(Provided data begins)
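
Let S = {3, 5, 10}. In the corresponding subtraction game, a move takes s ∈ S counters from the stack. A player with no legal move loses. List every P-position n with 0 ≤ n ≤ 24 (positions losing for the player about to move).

0, 1, 2, 8, 9, 15, 16, 17, 23, 24

G(0) = 0
G(1) = mex{} = 0
G(2) = mex{} = 0
G(3) = mex{0} = 1
G(4) = mex{0} = 1
G(5) = mex{0,0} = 1
G(6) = mex{1,0} = 2
G(7) = mex{1,0} = 2
G(8) = mex{1,1} = 0
G(9) = mex{2,1} = 0
G(10) = mex{2,1,0} = 3
G(11) = mex{0,2,0} = 1
G(12) = mex{0,2,0} = 1
G(13) = mex{3,0,1} = 2
G(14) = mex{1,0,1} = 2
G(15) = mex{1,3,1} = 0
G(16) = mex{2,1,2} = 0
G(17) = mex{2,1,2} = 0
G(18) = mex{0,2,0} = 1
G(19) = mex{0,2,0} = 1
G(20) = mex{0,0,3} = 1
G(21) = mex{1,0,1} = 2
G(22) = mex{1,0,1} = 2
G(23) = mex{1,1,2} = 0
G(24) = mex{2,1,2} = 0
P-positions are exactly the n with G(n) = 0.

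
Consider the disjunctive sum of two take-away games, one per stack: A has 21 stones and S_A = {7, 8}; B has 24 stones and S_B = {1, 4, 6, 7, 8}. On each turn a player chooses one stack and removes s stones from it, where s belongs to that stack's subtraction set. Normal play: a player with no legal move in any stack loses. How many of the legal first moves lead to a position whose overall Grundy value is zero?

1

Stack A, S = {7, 8}:
n :  0  1  2  3  4  5  6  7  8  9 10 11 12 13 14 15 16 17 18 19 20 21
G :  0  0  0  0  0  0  0  1  1  1  1  1  1  1  2  0  0  0  0  0  0  0
G_A(21) = 0.
Stack B, S = {1, 4, 6, 7, 8}:
n :  0  1  2  3  4  5  6  7  8  9 10 11 12 13 14 15 16 17 18 19 20 21 22 23 24
G :  0  1  0  1  2  0  1  2  3  2  3  4  5  3  0  1  0  1  2  0  1  2  3  2  3
G_B(24) = 3.
Combined Grundy value = 0 ⊕ 3 = 3.
A winning move leaves total XOR = 0, i.e. changes one component's Grundy value g to g ⊕ X where X is the current total.
Stack A: need g' = 0⊕3 = 3. Options: 21−7→G=2, 21−8→G=1. Hits: 0.
Stack B: need g' = 3⊕3 = 0. Options: 24−1→G=2, 24−4→G=1, 24−6→G=2, 24−7→G=1, 24−8→G=0. Hits: 1.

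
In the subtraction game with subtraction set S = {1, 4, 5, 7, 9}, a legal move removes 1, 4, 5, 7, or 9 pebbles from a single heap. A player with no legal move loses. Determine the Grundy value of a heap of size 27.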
(Provided data ends)
- _Required action_: In the lines above, every record is to be repeated exactly.

- _Written solution_:
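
Let S = {3, 5, 10}. In the corresponding subtraction game, a move takes s ∈ S counters from the stack. A player with no legal move loses. List every P-position n with 0 ≤ n ≤ 24 (positions losing for the player about to move).

0, 1, 2, 8, 9, 15, 16, 17, 23, 24

G(0) = 0
G(1) = mex{} = 0
G(2) = mex{} = 0
G(3) = mex{0} = 1
G(4) = mex{0} = 1
G(5) = mex{0,0} = 1
G(6) = mex{1,0} = 2
G(7) = mex{1,0} = 2
G(8) = mex{1,1} = 0
G(9) = mex{2,1} = 0
G(10) = mex{2,1,0} = 3
G(11) = mex{0,2,0} = 1
G(12) = mex{0,2,0} = 1
G(13) = mex{3,0,1} = 2
G(14) = mex{1,0,1} = 2
G(15) = mex{1,3,1} = 0
G(16) = mex{2,1,2} = 0
G(17) = mex{2,1,2} = 0
G(18) = mex{0,2,0} = 1
G(19) = mex{0,2,0} = 1
G(20) = mex{0,0,3} = 1
G(21) = mex{1,0,1} = 2
G(22) = mex{1,0,1} = 2
G(23) = mex{1,1,2} = 0
G(24) = mex{2,1,2} = 0
P-positions are exactly the n with G(n) = 0.

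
Consider the disjunctive sum of two take-away games, one per stack: A has 21 stones and S_A = {7, 8}; B has 24 stones and S_B = {1, 4, 6, 7, 8}. On each turn a player chooses one stack and removes s stones from it, where s belongs to that stack's subtraction set. Normal play: a player with no legal move in any stack loses. How many of the legal first moves lead to a position whose overall Grundy value is zero?

1

Stack A, S = {7, 8}:
n :  0  1  2  3  4  5  6  7  8  9 10 11 12 13 14 15 16 17 18 19 20 21
G :  0  0  0  0  0  0  0  1  1  1  1  1  1  1  2  0  0  0  0  0  0  0
G_A(21) = 0.
Stack B, S = {1, 4, 6, 7, 8}:
n :  0  1  2  3  4  5  6  7  8  9 10 11 12 13 14 15 16 17 18 19 20 21 22 23 24
G :  0  1  0  1  2  0  1  2  3  2  3  4  5  3  0  1  0  1  2  0  1  2  3  2  3
G_B(24) = 3.
Combined Grundy value = 0 ⊕ 3 = 3.
A winning move leaves total XOR = 0, i.e. changes one component's Grundy value g to g ⊕ X where X is the current total.
Stack A: need g' = 0⊕3 = 3. Options: 21−7→G=2, 21−8→G=1. Hits: 0.
Stack B: need g' = 3⊕3 = 0. Options: 24−1→G=2, 24−4→G=1, 24−6→G=2, 24−7→G=1, 24−8→G=0. Hits: 1.

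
In the subtraction game with subtraction set S = {1, 4, 5, 7, 9}, a legal move removes 1, 4, 5, 7, or 9 pebbles from a single heap. A player with no legal move loses. Determine the Grundy value of a heap of size 27.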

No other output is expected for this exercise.